[[ Data extracts, beginning ]]
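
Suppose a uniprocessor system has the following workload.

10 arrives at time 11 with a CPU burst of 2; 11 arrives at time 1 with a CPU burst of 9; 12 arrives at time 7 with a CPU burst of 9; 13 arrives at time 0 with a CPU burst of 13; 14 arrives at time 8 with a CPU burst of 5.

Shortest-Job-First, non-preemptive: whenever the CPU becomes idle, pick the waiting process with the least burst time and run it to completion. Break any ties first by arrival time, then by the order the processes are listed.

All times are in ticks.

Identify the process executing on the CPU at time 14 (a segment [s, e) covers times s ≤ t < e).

Gantt: | 13 0-13 | 10 13-15 | 14 15-20 | 11 20-29 | 12 29-38 |
Completion: 10=15  11=29  12=38  13=13  14=20

10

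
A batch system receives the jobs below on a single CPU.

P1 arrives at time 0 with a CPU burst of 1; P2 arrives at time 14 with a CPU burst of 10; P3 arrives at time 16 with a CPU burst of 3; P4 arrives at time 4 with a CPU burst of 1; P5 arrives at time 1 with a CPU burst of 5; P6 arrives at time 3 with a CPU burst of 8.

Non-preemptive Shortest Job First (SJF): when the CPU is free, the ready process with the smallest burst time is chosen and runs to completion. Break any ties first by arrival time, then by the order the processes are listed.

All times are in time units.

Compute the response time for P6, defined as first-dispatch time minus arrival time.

4

Timeline: | P1 0-1 | P5 1-6 | P4 6-7 | P6 7-15 | P2 15-25 | P3 25-28 |
Completion: P1=1  P2=25  P3=28  P4=7  P5=6  P6=15
Response(P6) = first start − arrival = 7 − 3 = 4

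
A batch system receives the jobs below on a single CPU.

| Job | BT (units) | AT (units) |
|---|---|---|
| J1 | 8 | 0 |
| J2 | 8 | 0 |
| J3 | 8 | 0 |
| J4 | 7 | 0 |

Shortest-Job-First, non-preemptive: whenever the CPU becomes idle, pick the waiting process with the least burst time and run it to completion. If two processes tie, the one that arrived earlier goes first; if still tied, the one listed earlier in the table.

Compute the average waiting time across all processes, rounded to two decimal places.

Gantt: | J4 0-7 | J1 7-15 | J2 15-23 | J3 23-31 |
Completion: J1=15  J2=23  J3=31  J4=7
Waiting times: J1=7, J2=15, J3=23, J4=0
Average waiting = (7+15+23+0) / 4 = 45/4 = 11.25

11.25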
[[ Data extracts, end ]]
Problem to work on:
Retyping every entry exactly is the whole of the task.

Output:
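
Suppose a uniprocessor system has the following workload.

10 arrives at time 11 with a CPU burst of 2; 11 arrives at time 1 with a CPU burst of 9; 12 arrives at time 7 with a CPU burst of 9; 13 arrives at time 0 with a CPU burst of 13; 14 arrives at time 8 with a CPU burst of 5.

Shortest-Job-First, non-preemptive: whenever the CPU becomes idle, pick the waiting process with the least burst time and run it to completion. Break any ties first by arrival time, then by the order the processes are listed.

All times are in ticks.

Identify the process executing on the CPU at time 14 (a segment [s, e) covers times s ≤ t < e).

Gantt: | 13 0-13 | 10 13-15 | 14 15-20 | 11 20-29 | 12 29-38 |
Completion: 10=15  11=29  12=38  13=13  14=20

10

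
A batch system receives the jobs below on a single CPU.

P1 arrives at time 0 with a CPU burst of 1; P2 arrives at time 14 with a CPU burst of 10; P3 arrives at time 16 with a CPU burst of 3; P4 arrives at time 4 with a CPU burst of 1; P5 arrives at time 1 with a CPU burst of 5; P6 arrives at time 3 with a CPU burst of 8.

Non-preemptive Shortest Job First (SJF): when the CPU is free, the ready process with the smallest burst time is chosen and runs to completion. Break any ties first by arrival time, then by the order the processes are listed.

All times are in time units.

Compute the response time for P6, defined as first-dispatch time minus arrival time.

4

Timeline: | P1 0-1 | P5 1-6 | P4 6-7 | P6 7-15 | P2 15-25 | P3 25-28 |
Completion: P1=1  P2=25  P3=28  P4=7  P5=6  P6=15
Response(P6) = first start − arrival = 7 − 3 = 4

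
A batch system receives the jobs below on a single CPU.

| Job | BT (units) | AT (units) |
|---|---|---|
| J1 | 8 | 0 |
| J2 | 8 | 0 |
| J3 | 8 | 0 |
| J4 | 7 | 0 |

Shortest-Job-First, non-preemptive: whenever the CPU becomes idle, pick the waiting process with the least burst time and run it to completion. If two processes tie, the one that arrived earlier goes first; if still tied, the one listed earlier in the table.

Compute the average waiting time across all processes, rounded to two decimal places.

Gantt: | J4 0-7 | J1 7-15 | J2 15-23 | J3 23-31 |
Completion: J1=15  J2=23  J3=31  J4=7
Waiting times: J1=7, J2=15, J3=23, J4=0
Average waiting = (7+15+23+0) / 4 = 45/4 = 11.25

11.25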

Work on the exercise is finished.